What you return must match the records below exactly, down to each character.

Data records:
-- Opening Marker --

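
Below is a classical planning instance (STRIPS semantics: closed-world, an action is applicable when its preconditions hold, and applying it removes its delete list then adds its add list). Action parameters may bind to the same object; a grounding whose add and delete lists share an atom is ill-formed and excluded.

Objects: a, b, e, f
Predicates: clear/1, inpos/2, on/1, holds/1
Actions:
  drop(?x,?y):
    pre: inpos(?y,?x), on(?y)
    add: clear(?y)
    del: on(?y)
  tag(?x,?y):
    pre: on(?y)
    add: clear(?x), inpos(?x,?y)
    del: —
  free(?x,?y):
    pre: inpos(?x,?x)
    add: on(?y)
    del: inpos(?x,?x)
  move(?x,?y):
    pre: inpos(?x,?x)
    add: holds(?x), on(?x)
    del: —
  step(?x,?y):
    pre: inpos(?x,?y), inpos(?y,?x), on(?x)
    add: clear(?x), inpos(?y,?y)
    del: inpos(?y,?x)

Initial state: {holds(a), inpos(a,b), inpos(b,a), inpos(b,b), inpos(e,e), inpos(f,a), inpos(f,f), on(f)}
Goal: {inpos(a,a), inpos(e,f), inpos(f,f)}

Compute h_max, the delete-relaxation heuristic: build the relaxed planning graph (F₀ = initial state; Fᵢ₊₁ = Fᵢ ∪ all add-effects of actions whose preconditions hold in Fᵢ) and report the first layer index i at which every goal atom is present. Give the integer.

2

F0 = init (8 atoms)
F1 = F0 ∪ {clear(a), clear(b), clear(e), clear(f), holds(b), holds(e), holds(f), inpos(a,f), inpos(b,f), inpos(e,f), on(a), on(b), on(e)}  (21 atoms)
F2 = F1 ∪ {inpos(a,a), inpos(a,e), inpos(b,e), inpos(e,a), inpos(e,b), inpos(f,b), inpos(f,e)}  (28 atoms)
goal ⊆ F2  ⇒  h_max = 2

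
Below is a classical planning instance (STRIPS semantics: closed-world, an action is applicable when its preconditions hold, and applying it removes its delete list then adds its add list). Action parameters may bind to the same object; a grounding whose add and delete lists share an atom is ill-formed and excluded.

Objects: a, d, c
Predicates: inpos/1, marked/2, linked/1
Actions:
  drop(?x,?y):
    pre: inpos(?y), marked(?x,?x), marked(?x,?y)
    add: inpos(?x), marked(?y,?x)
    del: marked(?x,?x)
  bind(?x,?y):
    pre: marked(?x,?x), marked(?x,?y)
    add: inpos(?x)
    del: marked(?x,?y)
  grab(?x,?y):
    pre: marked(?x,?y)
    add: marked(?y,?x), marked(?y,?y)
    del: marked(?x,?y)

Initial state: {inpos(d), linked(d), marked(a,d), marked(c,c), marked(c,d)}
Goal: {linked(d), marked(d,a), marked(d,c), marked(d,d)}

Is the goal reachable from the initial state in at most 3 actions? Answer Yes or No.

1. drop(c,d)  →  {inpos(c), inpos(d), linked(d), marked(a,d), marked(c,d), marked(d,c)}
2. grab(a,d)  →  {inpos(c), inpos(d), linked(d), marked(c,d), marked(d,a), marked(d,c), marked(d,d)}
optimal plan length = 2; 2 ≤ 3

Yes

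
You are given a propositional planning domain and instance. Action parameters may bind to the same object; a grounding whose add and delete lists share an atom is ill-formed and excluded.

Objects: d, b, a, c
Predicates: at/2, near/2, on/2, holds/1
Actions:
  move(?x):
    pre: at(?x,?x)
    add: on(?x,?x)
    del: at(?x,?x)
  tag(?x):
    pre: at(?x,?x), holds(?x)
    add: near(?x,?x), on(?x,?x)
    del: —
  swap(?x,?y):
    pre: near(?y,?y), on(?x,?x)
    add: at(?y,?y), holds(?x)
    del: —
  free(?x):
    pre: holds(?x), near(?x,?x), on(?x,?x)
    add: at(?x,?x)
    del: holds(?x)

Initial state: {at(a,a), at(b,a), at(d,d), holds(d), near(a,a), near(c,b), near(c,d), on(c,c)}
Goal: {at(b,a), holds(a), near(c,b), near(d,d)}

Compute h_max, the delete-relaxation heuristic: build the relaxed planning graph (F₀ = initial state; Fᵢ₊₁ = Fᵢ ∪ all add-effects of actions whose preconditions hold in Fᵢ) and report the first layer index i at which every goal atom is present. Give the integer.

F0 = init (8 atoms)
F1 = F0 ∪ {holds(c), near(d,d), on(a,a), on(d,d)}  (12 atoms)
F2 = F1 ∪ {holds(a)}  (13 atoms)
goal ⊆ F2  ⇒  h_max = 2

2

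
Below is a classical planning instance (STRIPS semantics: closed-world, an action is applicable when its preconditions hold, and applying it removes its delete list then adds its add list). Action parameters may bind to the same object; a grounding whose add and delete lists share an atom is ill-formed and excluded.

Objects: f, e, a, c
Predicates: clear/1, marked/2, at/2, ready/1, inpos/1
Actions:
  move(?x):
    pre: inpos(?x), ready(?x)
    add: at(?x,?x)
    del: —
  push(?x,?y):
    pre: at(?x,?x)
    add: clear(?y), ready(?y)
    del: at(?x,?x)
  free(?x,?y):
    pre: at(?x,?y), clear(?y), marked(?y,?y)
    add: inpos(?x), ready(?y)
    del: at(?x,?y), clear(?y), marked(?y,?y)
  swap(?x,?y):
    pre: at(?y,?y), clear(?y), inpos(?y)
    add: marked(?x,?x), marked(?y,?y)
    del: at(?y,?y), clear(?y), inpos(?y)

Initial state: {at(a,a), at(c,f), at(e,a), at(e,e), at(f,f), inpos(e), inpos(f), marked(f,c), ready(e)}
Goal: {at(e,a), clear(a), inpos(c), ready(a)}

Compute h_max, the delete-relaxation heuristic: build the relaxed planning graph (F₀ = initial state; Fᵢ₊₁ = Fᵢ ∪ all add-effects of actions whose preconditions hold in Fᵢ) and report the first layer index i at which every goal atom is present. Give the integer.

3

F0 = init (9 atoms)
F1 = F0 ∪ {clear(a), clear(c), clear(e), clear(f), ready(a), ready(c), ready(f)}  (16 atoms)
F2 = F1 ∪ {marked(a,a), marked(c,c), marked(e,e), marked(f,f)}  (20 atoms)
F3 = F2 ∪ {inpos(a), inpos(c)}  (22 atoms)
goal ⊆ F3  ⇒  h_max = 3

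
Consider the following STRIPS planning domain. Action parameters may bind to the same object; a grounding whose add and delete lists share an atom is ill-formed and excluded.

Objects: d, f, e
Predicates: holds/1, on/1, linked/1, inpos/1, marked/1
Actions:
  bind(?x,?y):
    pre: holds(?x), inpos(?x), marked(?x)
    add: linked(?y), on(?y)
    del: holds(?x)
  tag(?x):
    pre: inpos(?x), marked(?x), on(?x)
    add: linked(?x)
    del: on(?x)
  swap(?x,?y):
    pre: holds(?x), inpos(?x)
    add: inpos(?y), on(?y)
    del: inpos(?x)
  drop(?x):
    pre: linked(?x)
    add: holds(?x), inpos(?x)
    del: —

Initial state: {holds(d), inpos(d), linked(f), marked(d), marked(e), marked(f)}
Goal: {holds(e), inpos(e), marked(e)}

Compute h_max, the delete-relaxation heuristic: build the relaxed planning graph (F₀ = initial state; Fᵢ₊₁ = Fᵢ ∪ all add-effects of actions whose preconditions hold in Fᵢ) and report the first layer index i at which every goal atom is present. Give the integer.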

-- Closing Marker --

_Result of the exercise_
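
Below is a classical planning instance (STRIPS semantics: closed-world, an action is applicable when its preconditions hold, and applying it removes its delete list then adds its add list). Action parameters may bind to the same object; a grounding whose add and delete lists share an atom is ill-formed and excluded.

Objects: a, b, e, f
Predicates: clear/1, inpos/2, on/1, holds/1
Actions:
  drop(?x,?y):
    pre: inpos(?y,?x), on(?y)
    add: clear(?y)
    del: on(?y)
  tag(?x,?y):
    pre: on(?y)
    add: clear(?x), inpos(?x,?y)
    del: —
  free(?x,?y):
    pre: inpos(?x,?x)
    add: on(?y)
    del: inpos(?x,?x)
  move(?x,?y):
    pre: inpos(?x,?x)
    add: holds(?x), on(?x)
    del: —
  step(?x,?y):
    pre: inpos(?x,?y), inpos(?y,?x), on(?x)
    add: clear(?x), inpos(?y,?y)
    del: inpos(?y,?x)

Initial state: {holds(a), inpos(a,b), inpos(b,a), inpos(b,b), inpos(e,e), inpos(f,a), inpos(f,f), on(f)}
Goal: {inpos(a,a), inpos(e,f), inpos(f,f)}

Compute h_max, the delete-relaxation heuristic: build the relaxed planning graph (F₀ = initial state; Fᵢ₊₁ = Fᵢ ∪ all add-effects of actions whose preconditions hold in Fᵢ) and report the first layer index i at which every goal atom is present. Give the integer.

2

F0 = init (8 atoms)
F1 = F0 ∪ {clear(a), clear(b), clear(e), clear(f), holds(b), holds(e), holds(f), inpos(a,f), inpos(b,f), inpos(e,f), on(a), on(b), on(e)}  (21 atoms)
F2 = F1 ∪ {inpos(a,a), inpos(a,e), inpos(b,e), inpos(e,a), inpos(e,b), inpos(f,b), inpos(f,e)}  (28 atoms)
goal ⊆ F2  ⇒  h_max = 2

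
Below is a classical planning instance (STRIPS semantics: closed-world, an action is applicable when its preconditions hold, and applying it removes its delete list then adds its add list). Action parameters may bind to the same object; a grounding whose add and delete lists share an atom is ill-formed and excluded.

Objects: a, d, c
Predicates: inpos/1, marked/2, linked/1
Actions:
  drop(?x,?y):
    pre: inpos(?y), marked(?x,?x), marked(?x,?y)
    add: inpos(?x), marked(?y,?x)
    del: marked(?x,?x)
  bind(?x,?y):
    pre: marked(?x,?x), marked(?x,?y)
    add: inpos(?x)
    del: marked(?x,?y)
  grab(?x,?y):
    pre: marked(?x,?y)
    add: marked(?y,?x), marked(?y,?y)
    del: marked(?x,?y)

Initial state: {inpos(d), linked(d), marked(a,d), marked(c,c), marked(c,d)}
Goal: {linked(d), marked(d,a), marked(d,c), marked(d,d)}

Is the goal reachable from the initial state in at most 3 actions? Answer Yes or No.

1. drop(c,d)  →  {inpos(c), inpos(d), linked(d), marked(a,d), marked(c,d), marked(d,c)}
2. grab(a,d)  →  {inpos(c), inpos(d), linked(d), marked(c,d), marked(d,a), marked(d,c), marked(d,d)}
optimal plan length = 2; 2 ≤ 3

Yes

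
You are given a propositional planning domain and instance. Action parameters may bind to the same object; a grounding whose add and delete lists share an atom is ill-formed and excluded.

Objects: d, b, a, c
Predicates: at/2, near/2, on/2, holds/1
Actions:
  move(?x):
    pre: at(?x,?x)
    add: on(?x,?x)
    del: at(?x,?x)
  tag(?x):
    pre: at(?x,?x), holds(?x)
    add: near(?x,?x), on(?x,?x)
    del: —
  swap(?x,?y):
    pre: near(?y,?y), on(?x,?x)
    add: at(?y,?y), holds(?x)
    del: —
  free(?x):
    pre: holds(?x), near(?x,?x), on(?x,?x)
    add: at(?x,?x)
    del: holds(?x)

Initial state: {at(a,a), at(b,a), at(d,d), holds(d), near(a,a), near(c,b), near(c,d), on(c,c)}
Goal: {at(b,a), holds(a), near(c,b), near(d,d)}

Compute h_max, the delete-relaxation heuristic: build the relaxed planning graph (F₀ = initial state; Fᵢ₊₁ = Fᵢ ∪ all add-effects of actions whose preconditions hold in Fᵢ) and report the first layer index i at which every goal atom is present. Give the integer.

F0 = init (8 atoms)
F1 = F0 ∪ {holds(c), near(d,d), on(a,a), on(d,d)}  (12 atoms)
F2 = F1 ∪ {holds(a)}  (13 atoms)
goal ⊆ F2  ⇒  h_max = 2

2

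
Below is a classical planning instance (STRIPS semantics: closed-world, an action is applicable when its preconditions hold, and applying it removes its delete list then adds its add list). Action parameters may bind to the same object; a grounding whose add and delete lists share an atom is ill-formed and excluded.

Objects: f, e, a, c
Predicates: clear/1, marked/2, at/2, ready/1, inpos/1
Actions:
  move(?x):
    pre: inpos(?x), ready(?x)
    add: at(?x,?x)
    del: —
  push(?x,?y):
    pre: at(?x,?x)
    add: clear(?y), ready(?y)
    del: at(?x,?x)
  free(?x,?y):
    pre: at(?x,?y), clear(?y), marked(?y,?y)
    add: inpos(?x), ready(?y)
    del: at(?x,?y), clear(?y), marked(?y,?y)
  swap(?x,?y):
    pre: at(?y,?y), clear(?y), inpos(?y)
    add: marked(?x,?x), marked(?y,?y)
    del: at(?y,?y), clear(?y), inpos(?y)

Initial state: {at(a,a), at(c,f), at(e,a), at(e,e), at(f,f), inpos(e), inpos(f), marked(f,c), ready(e)}
Goal: {at(e,a), clear(a), inpos(c), ready(a)}

Compute h_max, the delete-relaxation heuristic: build the relaxed planning graph (F₀ = initial state; Fᵢ₊₁ = Fᵢ ∪ all add-effects of actions whose preconditions hold in Fᵢ) and report the first layer index i at which every goal atom is present. Give the integer.

3

F0 = init (9 atoms)
F1 = F0 ∪ {clear(a), clear(c), clear(e), clear(f), ready(a), ready(c), ready(f)}  (16 atoms)
F2 = F1 ∪ {marked(a,a), marked(c,c), marked(e,e), marked(f,f)}  (20 atoms)
F3 = F2 ∪ {inpos(a), inpos(c)}  (22 atoms)
goal ⊆ F3  ⇒  h_max = 3

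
Consider the following STRIPS planning domain. Action parameters may bind to the same object; a grounding whose add and delete lists share an atom is ill-formed and excluded.

Objects: d, f, e
Predicates: holds/1, on/1, linked/1, inpos/1, marked/1
Actions:
  bind(?x,?y):
    pre: holds(?x), inpos(?x), marked(?x)
    add: linked(?y), on(?y)
    del: holds(?x)
  tag(?x):
    pre: inpos(?x), marked(?x), on(?x)
    add: linked(?x)
    del: on(?x)
  swap(?x,?y):
    pre: holds(?x), inpos(?x)
    add: inpos(?y), on(?y)
    del: inpos(?x)
  drop(?x):
    pre: linked(?x)
    add: holds(?x), inpos(?x)
    del: —

Initial state: {holds(d), inpos(d), linked(f), marked(d), marked(e), marked(f)}
Goal: {holds(e), inpos(e), marked(e)}

Compute h_max, the delete-relaxation heuristic: build the relaxed planning graph (F₀ = initial state; Fᵢ₊₁ = Fᵢ ∪ all add-effects of actions whose preconditions hold in Fᵢ) and report the first layer index i at which every goal atom is present. Give the integer.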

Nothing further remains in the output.